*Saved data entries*
☆ ☆ ☆

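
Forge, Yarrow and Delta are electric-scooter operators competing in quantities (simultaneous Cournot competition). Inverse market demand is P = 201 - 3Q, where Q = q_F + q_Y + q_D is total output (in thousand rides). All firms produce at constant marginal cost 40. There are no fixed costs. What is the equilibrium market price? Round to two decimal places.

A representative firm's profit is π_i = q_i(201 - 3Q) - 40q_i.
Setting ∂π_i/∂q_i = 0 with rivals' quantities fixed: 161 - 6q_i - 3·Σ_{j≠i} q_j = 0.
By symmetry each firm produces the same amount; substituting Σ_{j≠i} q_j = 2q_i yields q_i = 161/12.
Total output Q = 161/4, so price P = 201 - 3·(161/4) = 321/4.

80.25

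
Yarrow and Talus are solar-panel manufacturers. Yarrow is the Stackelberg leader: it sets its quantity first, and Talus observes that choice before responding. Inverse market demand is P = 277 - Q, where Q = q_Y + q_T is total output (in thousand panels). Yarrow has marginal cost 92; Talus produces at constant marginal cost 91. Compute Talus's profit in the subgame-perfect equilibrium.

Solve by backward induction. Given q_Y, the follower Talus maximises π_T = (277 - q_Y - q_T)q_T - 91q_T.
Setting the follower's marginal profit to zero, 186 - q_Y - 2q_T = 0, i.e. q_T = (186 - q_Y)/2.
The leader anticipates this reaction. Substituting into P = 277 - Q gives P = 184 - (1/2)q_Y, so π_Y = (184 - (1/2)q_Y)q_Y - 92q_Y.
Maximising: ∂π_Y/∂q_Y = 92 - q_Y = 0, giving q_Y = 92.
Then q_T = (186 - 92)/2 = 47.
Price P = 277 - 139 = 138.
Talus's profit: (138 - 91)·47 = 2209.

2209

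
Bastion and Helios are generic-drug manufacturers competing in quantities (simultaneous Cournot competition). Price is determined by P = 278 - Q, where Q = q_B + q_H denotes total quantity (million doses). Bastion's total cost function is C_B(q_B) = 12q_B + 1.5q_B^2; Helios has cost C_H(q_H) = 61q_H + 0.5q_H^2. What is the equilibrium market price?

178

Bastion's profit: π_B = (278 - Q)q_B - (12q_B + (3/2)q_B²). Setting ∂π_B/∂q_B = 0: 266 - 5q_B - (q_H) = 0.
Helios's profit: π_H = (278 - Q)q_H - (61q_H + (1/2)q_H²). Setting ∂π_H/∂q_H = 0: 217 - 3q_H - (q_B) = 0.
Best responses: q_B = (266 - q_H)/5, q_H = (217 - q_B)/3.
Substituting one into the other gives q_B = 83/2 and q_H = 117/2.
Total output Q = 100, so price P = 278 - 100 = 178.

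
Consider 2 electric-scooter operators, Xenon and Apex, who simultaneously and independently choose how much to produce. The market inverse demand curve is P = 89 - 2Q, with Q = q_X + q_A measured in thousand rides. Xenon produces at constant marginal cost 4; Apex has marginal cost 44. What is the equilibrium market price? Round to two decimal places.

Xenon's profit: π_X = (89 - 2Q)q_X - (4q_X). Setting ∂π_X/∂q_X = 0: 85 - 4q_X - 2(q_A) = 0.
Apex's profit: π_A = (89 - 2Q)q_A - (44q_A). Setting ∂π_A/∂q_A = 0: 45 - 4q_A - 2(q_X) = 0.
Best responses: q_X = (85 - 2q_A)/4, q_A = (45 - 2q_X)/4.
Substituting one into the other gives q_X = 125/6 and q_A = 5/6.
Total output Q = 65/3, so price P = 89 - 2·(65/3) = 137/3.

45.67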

☆ ☆ ☆

*Work task*
An exact transcript of all the records is the expected result.

*Finished task*
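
Forge, Yarrow and Delta are electric-scooter operators competing in quantities (simultaneous Cournot competition). Inverse market demand is P = 201 - 3Q, where Q = q_F + q_Y + q_D is total output (in thousand rides). All firms produce at constant marginal cost 40. There are no fixed costs. What is the equilibrium market price? Round to two decimal places.

A representative firm's profit is π_i = q_i(201 - 3Q) - 40q_i.
Setting ∂π_i/∂q_i = 0 with rivals' quantities fixed: 161 - 6q_i - 3·Σ_{j≠i} q_j = 0.
By symmetry each firm produces the same amount; substituting Σ_{j≠i} q_j = 2q_i yields q_i = 161/12.
Total output Q = 161/4, so price P = 201 - 3·(161/4) = 321/4.

80.25

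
Yarrow and Talus are solar-panel manufacturers. Yarrow is the Stackelberg leader: it sets its quantity first, and Talus observes that choice before responding. Inverse market demand is P = 277 - Q, where Q = q_Y + q_T is total output (in thousand panels). Yarrow has marginal cost 92; Talus produces at constant marginal cost 91. Compute Talus's profit in the subgame-perfect equilibrium.

Solve by backward induction. Given q_Y, the follower Talus maximises π_T = (277 - q_Y - q_T)q_T - 91q_T.
Setting the follower's marginal profit to zero, 186 - q_Y - 2q_T = 0, i.e. q_T = (186 - q_Y)/2.
The leader anticipates this reaction. Substituting into P = 277 - Q gives P = 184 - (1/2)q_Y, so π_Y = (184 - (1/2)q_Y)q_Y - 92q_Y.
Maximising: ∂π_Y/∂q_Y = 92 - q_Y = 0, giving q_Y = 92.
Then q_T = (186 - 92)/2 = 47.
Price P = 277 - 139 = 138.
Talus's profit: (138 - 91)·47 = 2209.

2209

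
Bastion and Helios are generic-drug manufacturers competing in quantities (simultaneous Cournot competition). Price is determined by P = 278 - Q, where Q = q_B + q_H denotes total quantity (million doses). Bastion's total cost function is C_B(q_B) = 12q_B + 1.5q_B^2; Helios has cost C_H(q_H) = 61q_H + 0.5q_H^2. What is the equilibrium market price?

178

Bastion's profit: π_B = (278 - Q)q_B - (12q_B + (3/2)q_B²). Setting ∂π_B/∂q_B = 0: 266 - 5q_B - (q_H) = 0.
Helios's profit: π_H = (278 - Q)q_H - (61q_H + (1/2)q_H²). Setting ∂π_H/∂q_H = 0: 217 - 3q_H - (q_B) = 0.
Best responses: q_B = (266 - q_H)/5, q_H = (217 - q_B)/3.
Substituting one into the other gives q_B = 83/2 and q_H = 117/2.
Total output Q = 100, so price P = 278 - 100 = 178.

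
Consider 2 electric-scooter operators, Xenon and Apex, who simultaneously and independently choose how much to produce. The market inverse demand curve is P = 89 - 2Q, with Q = q_X + q_A measured in thousand rides. Xenon produces at constant marginal cost 4; Apex has marginal cost 44. What is the equilibrium market price? Round to two decimal places.

Xenon's profit: π_X = (89 - 2Q)q_X - (4q_X). Setting ∂π_X/∂q_X = 0: 85 - 4q_X - 2(q_A) = 0.
Apex's profit: π_A = (89 - 2Q)q_A - (44q_A). Setting ∂π_A/∂q_A = 0: 45 - 4q_A - 2(q_X) = 0.
Best responses: q_X = (85 - 2q_A)/4, q_A = (45 - 2q_X)/4.
Substituting one into the other gives q_X = 125/6 and q_A = 5/6.
Total output Q = 65/3, so price P = 89 - 2·(65/3) = 137/3.

45.67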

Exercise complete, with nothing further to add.